▸ **Activity**: Would you return every line of the listing below that has "evaluates" in it?

*** Records to use Section Begins ***

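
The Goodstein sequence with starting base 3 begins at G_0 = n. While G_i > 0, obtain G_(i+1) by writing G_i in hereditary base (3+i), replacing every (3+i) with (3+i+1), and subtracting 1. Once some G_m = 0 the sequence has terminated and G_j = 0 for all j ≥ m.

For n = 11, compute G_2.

G_0 = 11. HB_3(11) = 3^2 + 2. Bump = 18. G_1 = 17.
G_1 = 17. HB_4(17) = 4^2 + 1. Bump = 26. G_2 = 25.
G_2 = 25. HB_5(25) = 5^2. Bump = 36. G_3 = 35.

25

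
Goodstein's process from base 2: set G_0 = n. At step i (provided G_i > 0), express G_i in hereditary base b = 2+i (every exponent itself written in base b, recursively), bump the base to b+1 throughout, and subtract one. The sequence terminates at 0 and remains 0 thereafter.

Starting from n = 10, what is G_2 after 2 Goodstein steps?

1025

10 —HB2→ 2^(2 + 1) + 2 —bump→ 3^(3 + 1) + 3 = 84 —(−1)→ 83
83 —HB3→ 3^(3 + 1) + 2 —bump→ 4^(4 + 1) + 2 = 1026 —(−1)→ 1025
1025 —HB4→ 4^(4 + 1) + 1 —bump→ 5^(5 + 1) + 1 = 15626 —(−1)→ 15625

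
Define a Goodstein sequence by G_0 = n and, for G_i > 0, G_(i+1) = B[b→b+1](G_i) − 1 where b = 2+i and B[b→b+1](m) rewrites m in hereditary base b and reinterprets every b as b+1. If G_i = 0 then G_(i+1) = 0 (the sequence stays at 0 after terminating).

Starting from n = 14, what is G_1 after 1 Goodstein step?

base 2: 14 = 2^(2 + 1) + 2^2 + 2; at 3: 3^(3 + 1) + 3^3 + 3 = 111; next = 110
base 3: 110 = 3^(3 + 1) + 3^3 + 2; at 4: 4^(4 + 1) + 4^4 + 2 = 1282; next = 1281

110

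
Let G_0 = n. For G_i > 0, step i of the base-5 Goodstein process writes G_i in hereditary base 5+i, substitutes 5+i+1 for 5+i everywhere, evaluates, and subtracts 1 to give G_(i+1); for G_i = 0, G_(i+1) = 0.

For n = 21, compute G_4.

G_0 = 21. HB_5(21) = 4·5 + 1. Bump = 25. G_1 = 24.
G_1 = 24. HB_6(24) = 4·6. Bump = 28. G_2 = 27.
G_2 = 27. HB_7(27) = 3·7 + 6. Bump = 30. G_3 = 29.
G_3 = 29. HB_8(29) = 3·8 + 5. Bump = 32. G_4 = 31.

31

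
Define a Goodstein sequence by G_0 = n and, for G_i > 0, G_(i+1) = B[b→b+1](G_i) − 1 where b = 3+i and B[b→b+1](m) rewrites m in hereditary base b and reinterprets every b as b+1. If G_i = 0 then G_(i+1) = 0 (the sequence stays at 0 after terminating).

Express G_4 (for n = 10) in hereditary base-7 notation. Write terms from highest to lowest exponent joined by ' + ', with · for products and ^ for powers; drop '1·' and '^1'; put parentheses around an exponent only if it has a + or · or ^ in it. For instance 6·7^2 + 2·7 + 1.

10 —HB3→ 3^2 + 1 —bump→ 4^2 + 1 = 17 —(−1)→ 16
16 —HB4→ 4^2 —bump→ 5^2 = 25 —(−1)→ 24
24 —HB5→ 4·5 + 4 —bump→ 4·6 + 4 = 28 —(−1)→ 27
27 —HB6→ 4·6 + 3 —bump→ 4·7 + 3 = 31 —(−1)→ 30
30 —HB7→ 4·7 + 2 —bump→ 4·8 + 2 = 34 —(−1)→ 33

4·7 + 2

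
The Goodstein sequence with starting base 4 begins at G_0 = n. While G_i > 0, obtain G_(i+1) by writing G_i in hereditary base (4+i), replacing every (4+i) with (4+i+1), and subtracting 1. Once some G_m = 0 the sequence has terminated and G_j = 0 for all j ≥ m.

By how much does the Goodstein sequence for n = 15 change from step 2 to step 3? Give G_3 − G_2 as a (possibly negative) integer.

15 —HB4→ 3·4 + 3 —bump→ 3·5 + 3 = 18 —(−1)→ 17
17 —HB5→ 3·5 + 2 —bump→ 3·6 + 2 = 20 —(−1)→ 19
19 —HB6→ 3·6 + 1 —bump→ 3·7 + 1 = 22 —(−1)→ 21

2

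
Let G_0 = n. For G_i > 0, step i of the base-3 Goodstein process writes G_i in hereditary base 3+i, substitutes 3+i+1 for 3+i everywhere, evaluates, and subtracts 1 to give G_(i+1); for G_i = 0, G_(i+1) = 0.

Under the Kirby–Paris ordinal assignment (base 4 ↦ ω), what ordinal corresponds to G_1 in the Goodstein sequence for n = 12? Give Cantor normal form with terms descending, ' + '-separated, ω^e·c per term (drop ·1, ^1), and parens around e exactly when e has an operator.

G_0 = 12. HB_3(12) = 3^2 + 3. Bump = 20. G_1 = 19.
G_1 = 19. HB_4(19) = 4^2 + 3. Bump = 28. G_2 = 27.

ω^2 + 3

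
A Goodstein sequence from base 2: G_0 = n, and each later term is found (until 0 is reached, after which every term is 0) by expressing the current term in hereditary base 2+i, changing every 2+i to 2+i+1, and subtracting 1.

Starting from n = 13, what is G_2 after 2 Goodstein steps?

1279

i=0: 13 = 2^(2 + 1) + 2^2 + 1 (b=2); 2→3: 3^(3 + 1) + 3^3 + 1 = 109; 109−1 = 108
i=1: 108 = 3^(3 + 1) + 3^3 (b=3); 3→4: 4^(4 + 1) + 4^4 = 1280; 1280−1 = 1279
i=2: 1279 = 4^(4 + 1) + 3·4^3 + 3·4^2 + 3·4 + 3 (b=4); 4→5: 5^(5 + 1) + 3·5^3 + 3·5^2 + 3·5 + 3 = 16093; 16093−1 = 16092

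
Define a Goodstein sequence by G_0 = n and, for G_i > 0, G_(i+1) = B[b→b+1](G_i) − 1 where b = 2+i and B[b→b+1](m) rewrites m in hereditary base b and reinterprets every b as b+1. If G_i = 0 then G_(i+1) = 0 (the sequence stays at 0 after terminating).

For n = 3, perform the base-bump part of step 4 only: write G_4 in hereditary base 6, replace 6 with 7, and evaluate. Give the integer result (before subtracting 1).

1

[0] 3 ≡ 2 + 1 (base 2). Lift 3: 4. −1: 3.
[1] 3 ≡ 3 (base 3). Lift 4: 4. −1: 3.
[2] 3 ≡ 3 (base 4). Lift 5: 3. −1: 2.
[3] 2 ≡ 2 (base 5). Lift 6: 2. −1: 1.
[4] 1 ≡ 1 (base 6). Lift 7: 1. −1: 0.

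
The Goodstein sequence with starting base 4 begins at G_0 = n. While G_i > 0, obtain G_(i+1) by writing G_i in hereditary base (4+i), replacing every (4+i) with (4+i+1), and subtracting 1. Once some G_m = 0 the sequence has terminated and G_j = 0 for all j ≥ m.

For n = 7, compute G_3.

7

G_0=7  [base 4] 4 + 3  →[4↦5]→  5 + 3 = 8  −1 ⇒ G_1=7
G_1=7  [base 5] 5 + 2  →[5↦6]→  6 + 2 = 8  −1 ⇒ G_2=7
G_2=7  [base 6] 6 + 1  →[6↦7]→  7 + 1 = 8  −1 ⇒ G_3=7
G_3=7  [base 7] 7  →[7↦8]→  8 = 8  −1 ⇒ G_4=7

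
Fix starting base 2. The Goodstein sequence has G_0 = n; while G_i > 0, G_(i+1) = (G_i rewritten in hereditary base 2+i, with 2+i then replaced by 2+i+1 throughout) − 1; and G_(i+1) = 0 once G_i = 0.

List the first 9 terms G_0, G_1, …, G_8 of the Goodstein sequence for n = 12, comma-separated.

12, 107, 1065, 15685, 280019, 5764910, 134217867, 3486784574, 100000000211

12 —HB2→ 2^(2 + 1) + 2^2 —bump→ 3^(3 + 1) + 3^3 = 108 —(−1)→ 107
107 —HB3→ 3^(3 + 1) + 2·3^2 + 2·3 + 2 —bump→ 4^(4 + 1) + 2·4^2 + 2·4 + 2 = 1066 —(−1)→ 1065
1065 —HB4→ 4^(4 + 1) + 2·4^2 + 2·4 + 1 —bump→ 5^(5 + 1) + 2·5^2 + 2·5 + 1 = 15686 —(−1)→ 15685
15685 —HB5→ 5^(5 + 1) + 2·5^2 + 2·5 —bump→ 6^(6 + 1) + 2·6^2 + 2·6 = 280020 —(−1)→ 280019
280019 —HB6→ 6^(6 + 1) + 2·6^2 + 6 + 5 —bump→ 7^(7 + 1) + 2·7^2 + 7 + 5 = 5764911 —(−1)→ 5764910
5764910 —HB7→ 7^(7 + 1) + 2·7^2 + 7 + 4 —bump→ 8^(8 + 1) + 2·8^2 + 8 + 4 = 134217868 —(−1)→ 134217867
134217867 —HB8→ 8^(8 + 1) + 2·8^2 + 8 + 3 —bump→ 9^(9 + 1) + 2·9^2 + 9 + 3 = 3486784575 —(−1)→ 3486784574
3486784574 —HB9→ 9^(9 + 1) + 2·9^2 + 9 + 2 —bump→ 10^(10 + 1) + 2·10^2 + 10 + 2 = 100000000212 —(−1)→ 100000000211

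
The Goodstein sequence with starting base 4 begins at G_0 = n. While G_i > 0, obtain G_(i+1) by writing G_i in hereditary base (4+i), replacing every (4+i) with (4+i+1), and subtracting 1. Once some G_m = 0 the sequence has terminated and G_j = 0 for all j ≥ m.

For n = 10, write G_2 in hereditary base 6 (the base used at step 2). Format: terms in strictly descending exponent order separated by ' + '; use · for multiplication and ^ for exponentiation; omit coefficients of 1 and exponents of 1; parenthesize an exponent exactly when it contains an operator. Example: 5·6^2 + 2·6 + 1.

step 0: 10 = 2·4 + 2; sub 5 for 4: 2·5 + 2; = 12; G_1 = 12−1 = 11
step 1: 11 = 2·5 + 1; sub 6 for 5: 2·6 + 1; = 13; G_2 = 13−1 = 12
step 2: 12 = 2·6; sub 7 for 6: 2·7; = 14; G_3 = 14−1 = 13

2·6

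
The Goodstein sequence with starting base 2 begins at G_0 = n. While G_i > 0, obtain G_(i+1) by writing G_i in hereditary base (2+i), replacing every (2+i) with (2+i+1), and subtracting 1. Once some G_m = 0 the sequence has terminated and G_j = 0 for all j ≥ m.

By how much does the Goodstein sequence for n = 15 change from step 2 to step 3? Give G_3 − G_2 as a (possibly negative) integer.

i=0: 15 = 2^(2 + 1) + 2^2 + 2 + 1 (b=2); 2→3: 3^(3 + 1) + 3^3 + 3 + 1 = 112; 112−1 = 111
i=1: 111 = 3^(3 + 1) + 3^3 + 3 (b=3); 3→4: 4^(4 + 1) + 4^4 + 4 = 1284; 1284−1 = 1283
i=2: 1283 = 4^(4 + 1) + 4^4 + 3 (b=4); 4→5: 5^(5 + 1) + 5^5 + 3 = 18753; 18753−1 = 18752

17469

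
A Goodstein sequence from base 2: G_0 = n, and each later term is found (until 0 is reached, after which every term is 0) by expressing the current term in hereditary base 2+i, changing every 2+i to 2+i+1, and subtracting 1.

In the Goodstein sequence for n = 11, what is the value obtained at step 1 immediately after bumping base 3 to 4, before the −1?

1028

[0] 11 ≡ 2^(2 + 1) + 2 + 1 (base 2). Lift 3: 85. −1: 84.
[1] 84 ≡ 3^(3 + 1) + 3 (base 3). Lift 4: 1028. −1: 1027.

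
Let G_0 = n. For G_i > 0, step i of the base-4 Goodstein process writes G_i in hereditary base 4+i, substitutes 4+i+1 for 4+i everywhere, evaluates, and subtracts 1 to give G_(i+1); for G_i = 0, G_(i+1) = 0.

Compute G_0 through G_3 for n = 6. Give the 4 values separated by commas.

i=0: 6 = 4 + 2 (b=4); 4→5: 5 + 2 = 7; 7−1 = 6
i=1: 6 = 5 + 1 (b=5); 5→6: 6 + 1 = 7; 7−1 = 6
i=2: 6 = 6 (b=6); 6→7: 7 = 7; 7−1 = 6

6, 6, 6, 6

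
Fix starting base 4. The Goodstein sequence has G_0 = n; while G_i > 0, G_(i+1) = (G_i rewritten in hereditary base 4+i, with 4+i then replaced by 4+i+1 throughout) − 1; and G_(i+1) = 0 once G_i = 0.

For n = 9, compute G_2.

(0) 9|_4 = 2·4 + 1 ↦ 2·5 + 1|_5 = 11 ⇒ 10
(1) 10|_5 = 2·5 ↦ 2·6|_6 = 12 ⇒ 11
(2) 11|_6 = 6 + 5 ↦ 7 + 5|_7 = 12 ⇒ 11

11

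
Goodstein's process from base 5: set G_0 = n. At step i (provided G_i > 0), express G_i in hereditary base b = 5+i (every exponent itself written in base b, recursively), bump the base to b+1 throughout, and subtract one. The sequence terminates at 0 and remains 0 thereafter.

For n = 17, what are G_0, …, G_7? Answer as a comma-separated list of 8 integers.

17, 19, 21, 23, 24, 25, 26, 27

base 5: 17 = 3·5 + 2; at 6: 3·6 + 2 = 20; next = 19
base 6: 19 = 3·6 + 1; at 7: 3·7 + 1 = 22; next = 21
base 7: 21 = 3·7; at 8: 3·8 = 24; next = 23
base 8: 23 = 2·8 + 7; at 9: 2·9 + 7 = 25; next = 24
base 9: 24 = 2·9 + 6; at 10: 2·10 + 6 = 26; next = 25
base 10: 25 = 2·10 + 5; at 11: 2·11 + 5 = 27; next = 26
base 11: 26 = 2·11 + 4; at 12: 2·12 + 4 = 28; next = 27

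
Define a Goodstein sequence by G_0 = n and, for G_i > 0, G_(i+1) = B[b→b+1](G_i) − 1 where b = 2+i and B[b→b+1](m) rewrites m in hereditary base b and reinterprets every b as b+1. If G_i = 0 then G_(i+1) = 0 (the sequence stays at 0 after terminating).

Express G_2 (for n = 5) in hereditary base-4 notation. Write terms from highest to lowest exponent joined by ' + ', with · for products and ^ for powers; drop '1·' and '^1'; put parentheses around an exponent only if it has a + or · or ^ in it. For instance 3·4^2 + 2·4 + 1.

[0] 5 ≡ 2^2 + 1 (base 2). Lift 3: 28. −1: 27.
[1] 27 ≡ 3^3 (base 3). Lift 4: 256. −1: 255.
[2] 255 ≡ 3·4^3 + 3·4^2 + 3·4 + 3 (base 4). Lift 5: 468. −1: 467.

3·4^3 + 3·4^2 + 3·4 + 3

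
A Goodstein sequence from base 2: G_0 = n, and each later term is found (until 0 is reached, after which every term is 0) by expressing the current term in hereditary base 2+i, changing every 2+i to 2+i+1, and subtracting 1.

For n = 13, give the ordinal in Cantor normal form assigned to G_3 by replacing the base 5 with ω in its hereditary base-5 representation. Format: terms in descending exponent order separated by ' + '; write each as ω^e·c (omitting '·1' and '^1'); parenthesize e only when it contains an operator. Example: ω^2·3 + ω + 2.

i=0: 13 = 2^(2 + 1) + 2^2 + 1 (b=2); 2→3: 3^(3 + 1) + 3^3 + 1 = 109; 109−1 = 108
i=1: 108 = 3^(3 + 1) + 3^3 (b=3); 3→4: 4^(4 + 1) + 4^4 = 1280; 1280−1 = 1279
i=2: 1279 = 4^(4 + 1) + 3·4^3 + 3·4^2 + 3·4 + 3 (b=4); 4→5: 5^(5 + 1) + 3·5^3 + 3·5^2 + 3·5 + 3 = 16093; 16093−1 = 16092
i=3: 16092 = 5^(5 + 1) + 3·5^3 + 3·5^2 + 3·5 + 2 (b=5); 5→6: 6^(6 + 1) + 3·6^3 + 3·6^2 + 3·6 + 2 = 280712; 280712−1 = 280711

ω^(ω + 1) + ω^3·3 + ω^2·3 + ω·3 + 2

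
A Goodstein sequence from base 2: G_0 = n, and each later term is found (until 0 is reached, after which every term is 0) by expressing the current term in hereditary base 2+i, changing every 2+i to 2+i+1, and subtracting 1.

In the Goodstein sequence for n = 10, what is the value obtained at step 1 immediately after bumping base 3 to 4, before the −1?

1026

G_0 = 10. HB_2(10) = 2^(2 + 1) + 2. Bump = 84. G_1 = 83.
G_1 = 83. HB_3(83) = 3^(3 + 1) + 2. Bump = 1026. G_2 = 1025.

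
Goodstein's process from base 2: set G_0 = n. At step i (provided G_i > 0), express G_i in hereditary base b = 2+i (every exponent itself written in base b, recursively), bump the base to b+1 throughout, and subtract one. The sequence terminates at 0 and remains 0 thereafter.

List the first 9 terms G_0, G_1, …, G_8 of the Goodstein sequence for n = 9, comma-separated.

step 0: 9 = 2^(2 + 1) + 1; sub 3 for 2: 3^(3 + 1) + 1; = 82; G_1 = 82−1 = 81
step 1: 81 = 3^(3 + 1); sub 4 for 3: 4^(4 + 1); = 1024; G_2 = 1024−1 = 1023
step 2: 1023 = 3·4^4 + 3·4^3 + 3·4^2 + 3·4 + 3; sub 5 for 4: 3·5^5 + 3·5^3 + 3·5^2 + 3·5 + 3; = 9843; G_3 = 9843−1 = 9842
step 3: 9842 = 3·5^5 + 3·5^3 + 3·5^2 + 3·5 + 2; sub 6 for 5: 3·6^6 + 3·6^3 + 3·6^2 + 3·6 + 2; = 140744; G_4 = 140744−1 = 140743
step 4: 140743 = 3·6^6 + 3·6^3 + 3·6^2 + 3·6 + 1; sub 7 for 6: 3·7^7 + 3·7^3 + 3·7^2 + 3·7 + 1; = 2471827; G_5 = 2471827−1 = 2471826
step 5: 2471826 = 3·7^7 + 3·7^3 + 3·7^2 + 3·7; sub 8 for 7: 3·8^8 + 3·8^3 + 3·8^2 + 3·8; = 50333400; G_6 = 50333400−1 = 50333399
step 6: 50333399 = 3·8^8 + 3·8^3 + 3·8^2 + 2·8 + 7; sub 9 for 8: 3·9^9 + 3·9^3 + 3·9^2 + 2·9 + 7; = 1162263922; G_7 = 1162263922−1 = 1162263921
step 7: 1162263921 = 3·9^9 + 3·9^3 + 3·9^2 + 2·9 + 6; sub 10 for 9: 3·10^10 + 3·10^3 + 3·10^2 + 2·10 + 6; = 30000003326; G_8 = 30000003326−1 = 30000003325

9, 81, 1023, 9842, 140743, 2471826, 50333399, 1162263921, 30000003325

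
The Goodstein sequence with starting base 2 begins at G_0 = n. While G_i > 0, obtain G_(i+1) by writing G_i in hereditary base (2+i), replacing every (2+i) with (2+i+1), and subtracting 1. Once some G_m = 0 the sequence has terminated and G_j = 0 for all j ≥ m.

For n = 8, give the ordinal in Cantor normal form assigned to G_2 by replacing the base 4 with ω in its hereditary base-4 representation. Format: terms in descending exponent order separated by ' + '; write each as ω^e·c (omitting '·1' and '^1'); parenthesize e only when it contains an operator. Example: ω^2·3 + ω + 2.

G_0 = 8. HB_2(8) = 2^(2 + 1). Bump = 81. G_1 = 80.
G_1 = 80. HB_3(80) = 2·3^3 + 2·3^2 + 2·3 + 2. Bump = 554. G_2 = 553.
G_2 = 553. HB_4(553) = 2·4^4 + 2·4^2 + 2·4 + 1. Bump = 6311. G_3 = 6310.

ω^ω·2 + ω^2·2 + ω·2 + 1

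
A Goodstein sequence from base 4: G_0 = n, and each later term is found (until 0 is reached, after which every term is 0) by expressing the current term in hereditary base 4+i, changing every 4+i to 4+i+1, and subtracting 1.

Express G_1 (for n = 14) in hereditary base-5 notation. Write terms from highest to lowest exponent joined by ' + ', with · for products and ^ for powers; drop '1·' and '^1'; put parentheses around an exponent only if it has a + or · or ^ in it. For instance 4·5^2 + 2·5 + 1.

G_0=14  [base 4] 3·4 + 2  →[4↦5]→  3·5 + 2 = 17  −1 ⇒ G_1=16
G_1=16  [base 5] 3·5 + 1  →[5↦6]→  3·6 + 1 = 19  −1 ⇒ G_2=18

3·5 + 1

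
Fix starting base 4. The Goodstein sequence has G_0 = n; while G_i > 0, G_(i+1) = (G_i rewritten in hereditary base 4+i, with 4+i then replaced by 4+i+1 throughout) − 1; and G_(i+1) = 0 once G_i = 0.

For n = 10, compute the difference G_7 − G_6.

i=0: 10 = 2·4 + 2 (b=4); 4→5: 2·5 + 2 = 12; 12−1 = 11
i=1: 11 = 2·5 + 1 (b=5); 5→6: 2·6 + 1 = 13; 13−1 = 12
i=2: 12 = 2·6 (b=6); 6→7: 2·7 = 14; 14−1 = 13
i=3: 13 = 7 + 6 (b=7); 7→8: 8 + 6 = 14; 14−1 = 13
i=4: 13 = 8 + 5 (b=8); 8→9: 9 + 5 = 14; 14−1 = 13
i=5: 13 = 9 + 4 (b=9); 9→10: 10 + 4 = 14; 14−1 = 13
i=6: 13 = 10 + 3 (b=10); 10→11: 11 + 3 = 14; 14−1 = 13

0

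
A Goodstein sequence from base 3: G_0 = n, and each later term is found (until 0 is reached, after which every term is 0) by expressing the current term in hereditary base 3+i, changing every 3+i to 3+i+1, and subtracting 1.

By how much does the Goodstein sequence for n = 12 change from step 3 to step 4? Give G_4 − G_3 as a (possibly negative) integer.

12

step 0: 12 = 3^2 + 3; sub 4 for 3: 4^2 + 4; = 20; G_1 = 20−1 = 19
step 1: 19 = 4^2 + 3; sub 5 for 4: 5^2 + 3; = 28; G_2 = 28−1 = 27
step 2: 27 = 5^2 + 2; sub 6 for 5: 6^2 + 2; = 38; G_3 = 38−1 = 37
step 3: 37 = 6^2 + 1; sub 7 for 6: 7^2 + 1; = 50; G_4 = 50−1 = 49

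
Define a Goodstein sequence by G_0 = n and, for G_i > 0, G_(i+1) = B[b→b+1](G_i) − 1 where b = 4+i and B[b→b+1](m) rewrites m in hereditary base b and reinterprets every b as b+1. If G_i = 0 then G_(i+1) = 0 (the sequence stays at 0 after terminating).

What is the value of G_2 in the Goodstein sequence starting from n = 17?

35

i=0: 17 = 4^2 + 1 (b=4); 4→5: 5^2 + 1 = 26; 26−1 = 25
i=1: 25 = 5^2 (b=5); 5→6: 6^2 = 36; 36−1 = 35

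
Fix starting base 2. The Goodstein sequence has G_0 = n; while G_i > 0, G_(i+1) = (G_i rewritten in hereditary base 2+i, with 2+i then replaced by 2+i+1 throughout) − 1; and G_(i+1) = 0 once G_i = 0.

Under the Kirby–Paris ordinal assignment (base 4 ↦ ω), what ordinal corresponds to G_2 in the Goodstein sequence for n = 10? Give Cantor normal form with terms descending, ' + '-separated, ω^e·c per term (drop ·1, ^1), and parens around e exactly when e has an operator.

10 —HB2→ 2^(2 + 1) + 2 —bump→ 3^(3 + 1) + 3 = 84 —(−1)→ 83
83 —HB3→ 3^(3 + 1) + 2 —bump→ 4^(4 + 1) + 2 = 1026 —(−1)→ 1025
1025 —HB4→ 4^(4 + 1) + 1 —bump→ 5^(5 + 1) + 1 = 15626 —(−1)→ 15625

ω^(ω + 1) + 1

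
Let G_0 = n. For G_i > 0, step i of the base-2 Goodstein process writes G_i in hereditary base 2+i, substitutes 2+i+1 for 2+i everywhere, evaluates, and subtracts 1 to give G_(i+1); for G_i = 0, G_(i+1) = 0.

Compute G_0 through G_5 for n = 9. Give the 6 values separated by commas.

9, 81, 1023, 9842, 140743, 2471826

[0] 9 ≡ 2^(2 + 1) + 1 (base 2). Lift 3: 82. −1: 81.
[1] 81 ≡ 3^(3 + 1) (base 3). Lift 4: 1024. −1: 1023.
[2] 1023 ≡ 3·4^4 + 3·4^3 + 3·4^2 + 3·4 + 3 (base 4). Lift 5: 9843. −1: 9842.
[3] 9842 ≡ 3·5^5 + 3·5^3 + 3·5^2 + 3·5 + 2 (base 5). Lift 6: 140744. −1: 140743.
[4] 140743 ≡ 3·6^6 + 3·6^3 + 3·6^2 + 3·6 + 1 (base 6). Lift 7: 2471827. −1: 2471826.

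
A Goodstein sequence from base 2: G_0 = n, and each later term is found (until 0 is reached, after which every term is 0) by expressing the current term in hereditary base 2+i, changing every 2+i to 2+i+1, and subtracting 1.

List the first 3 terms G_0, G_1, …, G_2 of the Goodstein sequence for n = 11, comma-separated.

11, 84, 1027

G_0 = 11. HB_2(11) = 2^(2 + 1) + 2 + 1. Bump = 85. G_1 = 84.
G_1 = 84. HB_3(84) = 3^(3 + 1) + 3. Bump = 1028. G_2 = 1027.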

*** Records to use Section Ends ***

▸ **Task output**:
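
Let G_0 = n. For G_i > 0, step i of the base-5 Goodstein process writes G_i in hereditary base 5+i, substitutes 5+i+1 for 5+i everywhere, evaluates, and subtracts 1 to give G_(i+1); for G_i = 0, G_(i+1) = 0.
Let G_0 = n. For G_i > 0, step i of the base-3 Goodstein process writes G_i in hereditary base 3+i, substitutes 3+i+1 for 3+i everywhere, evaluates, and subtracts 1 to give G_(i+1); for G_i = 0, G_(i+1) = 0.
Let G_0 = n. For G_i > 0, step i of the base-4 Goodstein process writes G_i in hereditary base 4+i, substitutes 4+i+1 for 4+i everywhere, evaluates, and subtracts 1 to give G_(i+1); for G_i = 0, G_(i+1) = 0.
Let G_0 = n. For G_i > 0, step i of the base-2 Goodstein process writes G_i in hereditary base 2+i, substitutes 2+i+1 for 2+i everywhere, evaluates, and subtracts 1 to give G_(i+1); for G_i = 0, G_(i+1) = 0.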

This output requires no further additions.